Study material
□ □ □ □ □ □ □

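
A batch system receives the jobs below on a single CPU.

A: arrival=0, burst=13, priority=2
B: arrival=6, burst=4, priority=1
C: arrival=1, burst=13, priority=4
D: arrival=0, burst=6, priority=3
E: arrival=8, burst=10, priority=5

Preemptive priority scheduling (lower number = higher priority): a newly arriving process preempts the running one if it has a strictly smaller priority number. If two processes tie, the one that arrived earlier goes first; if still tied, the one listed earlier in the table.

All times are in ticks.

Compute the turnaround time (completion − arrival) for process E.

38

Gantt: | A 0-6 | B 6-10 | A 10-17 | D 17-23 | C 23-36 | E 36-46 |
Completion: A=17  B=10  C=36  D=23  E=46
Turnaround (C−A): A=17  B=4  C=35  D=23  E=38
Turnaround(E) = completion − arrival = 46 − 8 = 38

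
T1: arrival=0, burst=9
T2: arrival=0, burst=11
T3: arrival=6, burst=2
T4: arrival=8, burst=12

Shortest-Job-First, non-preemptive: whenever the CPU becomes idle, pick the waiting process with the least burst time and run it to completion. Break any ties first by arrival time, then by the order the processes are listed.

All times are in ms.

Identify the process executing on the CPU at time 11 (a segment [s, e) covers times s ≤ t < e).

T2

Timeline: | T1 0-9 | T3 9-11 | T2 11-22 | T4 22-34 |
Completion: T1=9  T2=22  T3=11  T4=34
Turnaround (C−A): T1=9  T2=22  T3=5  T4=26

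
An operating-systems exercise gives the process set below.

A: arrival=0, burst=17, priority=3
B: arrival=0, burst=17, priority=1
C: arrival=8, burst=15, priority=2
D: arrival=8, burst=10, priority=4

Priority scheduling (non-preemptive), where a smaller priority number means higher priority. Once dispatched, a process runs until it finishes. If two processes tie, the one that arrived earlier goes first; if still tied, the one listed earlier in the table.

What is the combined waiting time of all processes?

Gantt: | B 0-17 | C 17-32 | A 32-49 | D 49-59 |
Completion: A=49  B=17  C=32  D=59
Waiting = turnaround − burst: A=32, B=0, C=9, D=41
Total waiting = 32 + 0 + 9 + 41 = 82

82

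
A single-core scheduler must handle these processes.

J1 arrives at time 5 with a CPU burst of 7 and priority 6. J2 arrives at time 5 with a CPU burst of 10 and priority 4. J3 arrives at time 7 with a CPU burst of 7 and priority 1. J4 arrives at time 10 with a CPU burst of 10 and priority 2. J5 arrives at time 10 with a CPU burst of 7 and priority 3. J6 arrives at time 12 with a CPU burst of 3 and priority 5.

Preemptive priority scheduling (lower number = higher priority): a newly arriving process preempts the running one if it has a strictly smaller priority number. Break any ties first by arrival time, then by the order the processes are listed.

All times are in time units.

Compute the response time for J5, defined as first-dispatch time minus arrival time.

Timeline: | idle 0-5 | J2 5-7 | J3 7-14 | J4 14-24 | J5 24-31 | J2 31-39 | J6 39-42 | J1 42-49 |
Completion: J1=49  J2=39  J3=14  J4=24  J5=31  J6=42
Turnaround (C−A): J1=44  J2=34  J3=7  J4=14  J5=21  J6=30
Response(J5) = first start − arrival = 24 − 10 = 14

14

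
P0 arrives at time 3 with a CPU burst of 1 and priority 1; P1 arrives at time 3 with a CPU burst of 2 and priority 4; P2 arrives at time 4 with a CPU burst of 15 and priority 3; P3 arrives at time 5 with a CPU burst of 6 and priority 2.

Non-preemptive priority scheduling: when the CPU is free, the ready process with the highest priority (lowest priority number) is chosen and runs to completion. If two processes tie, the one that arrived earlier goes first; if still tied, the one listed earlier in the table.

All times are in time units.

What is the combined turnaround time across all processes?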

□ □ □ □ □ □ □

Work required
Each record above is to be printed again exactly as written.

Task response
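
A batch system receives the jobs below on a single CPU.

A: arrival=0, burst=13, priority=2
B: arrival=6, burst=4, priority=1
C: arrival=1, burst=13, priority=4
D: arrival=0, burst=6, priority=3
E: arrival=8, burst=10, priority=5

Preemptive priority scheduling (lower number = higher priority): a newly arriving process preempts the running one if it has a strictly smaller priority number. If two processes tie, the one that arrived earlier goes first; if still tied, the one listed earlier in the table.

All times are in ticks.

Compute the turnaround time (completion − arrival) for process E.

38

Gantt: | A 0-6 | B 6-10 | A 10-17 | D 17-23 | C 23-36 | E 36-46 |
Completion: A=17  B=10  C=36  D=23  E=46
Turnaround (C−A): A=17  B=4  C=35  D=23  E=38
Turnaround(E) = completion − arrival = 46 − 8 = 38

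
T1: arrival=0, burst=9
T2: arrival=0, burst=11
T3: arrival=6, burst=2
T4: arrival=8, burst=12

Shortest-Job-First, non-preemptive: whenever the CPU becomes idle, pick the waiting process with the least burst time and run it to completion. Break any ties first by arrival time, then by the order the processes are listed.

All times are in ms.

Identify the process executing on the CPU at time 11 (a segment [s, e) covers times s ≤ t < e).

T2

Timeline: | T1 0-9 | T3 9-11 | T2 11-22 | T4 22-34 |
Completion: T1=9  T2=22  T3=11  T4=34
Turnaround (C−A): T1=9  T2=22  T3=5  T4=26

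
An operating-systems exercise gives the process set below.

A: arrival=0, burst=17, priority=3
B: arrival=0, burst=17, priority=1
C: arrival=8, burst=15, priority=2
D: arrival=8, burst=10, priority=4

Priority scheduling (non-preemptive), where a smaller priority number means higher priority. Once dispatched, a process runs until it finishes. If two processes tie, the one that arrived earlier goes first; if still tied, the one listed earlier in the table.

What is the combined waiting time of all processes?

Gantt: | B 0-17 | C 17-32 | A 32-49 | D 49-59 |
Completion: A=49  B=17  C=32  D=59
Waiting = turnaround − burst: A=32, B=0, C=9, D=41
Total waiting = 32 + 0 + 9 + 41 = 82

82

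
A single-core scheduler must handle these processes.

J1 arrives at time 5 with a CPU burst of 7 and priority 6. J2 arrives at time 5 with a CPU burst of 10 and priority 4. J3 arrives at time 7 with a CPU burst of 7 and priority 1. J4 arrives at time 10 with a CPU burst of 10 and priority 2. J5 arrives at time 10 with a CPU burst of 7 and priority 3. J6 arrives at time 12 with a CPU burst of 3 and priority 5.

Preemptive priority scheduling (lower number = higher priority): a newly arriving process preempts the running one if it has a strictly smaller priority number. Break any ties first by arrival time, then by the order the processes are listed.

All times are in time units.

Compute the response time for J5, defined as first-dispatch time minus arrival time.

Timeline: | idle 0-5 | J2 5-7 | J3 7-14 | J4 14-24 | J5 24-31 | J2 31-39 | J6 39-42 | J1 42-49 |
Completion: J1=49  J2=39  J3=14  J4=24  J5=31  J6=42
Turnaround (C−A): J1=44  J2=34  J3=7  J4=14  J5=21  J6=30
Response(J5) = first start − arrival = 24 − 10 = 14

14

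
P0 arrives at time 3 with a CPU burst of 1 and priority 1; P1 arrives at time 3 with a CPU burst of 2 and priority 4; P2 arrives at time 4 with a CPU burst of 15 and priority 3; P3 arrives at time 5 with a CPU burst of 6 and priority 2.

Non-preemptive priority scheduling: when the CPU is free, the ready process with the highest priority (lowest priority number) is chosen and runs to completion. If two processes tie, the one that arrived earlier goes first; if still tied, the one listed earlier in the table.

All times are in time units.

What is the combined turnaround time across all processes?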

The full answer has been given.